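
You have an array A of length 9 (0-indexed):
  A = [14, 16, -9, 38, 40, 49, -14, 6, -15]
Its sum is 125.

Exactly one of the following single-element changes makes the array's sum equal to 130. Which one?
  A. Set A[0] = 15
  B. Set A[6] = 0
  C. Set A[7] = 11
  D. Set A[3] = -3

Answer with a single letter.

Option A: A[0] 14->15, delta=1, new_sum=125+(1)=126
Option B: A[6] -14->0, delta=14, new_sum=125+(14)=139
Option C: A[7] 6->11, delta=5, new_sum=125+(5)=130 <-- matches target
Option D: A[3] 38->-3, delta=-41, new_sum=125+(-41)=84

Answer: C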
★ ★ ★ ★ ★
TASK GOAL - A word-for-word repetition of the listing above is required.

WRITTEN SOLUTION -
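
You have an array A of length 9 (0-indexed):
  A = [14, 16, -9, 38, 40, 49, -14, 6, -15]
Its sum is 125.

Exactly one of the following single-element changes makes the array's sum equal to 130. Which one?
  A. Set A[0] = 15
  B. Set A[6] = 0
  C. Set A[7] = 11
  D. Set A[3] = -3

Answer with a single letter.

Option A: A[0] 14->15, delta=1, new_sum=125+(1)=126
Option B: A[6] -14->0, delta=14, new_sum=125+(14)=139
Option C: A[7] 6->11, delta=5, new_sum=125+(5)=130 <-- matches target
Option D: A[3] 38->-3, delta=-41, new_sum=125+(-41)=84

Answer: C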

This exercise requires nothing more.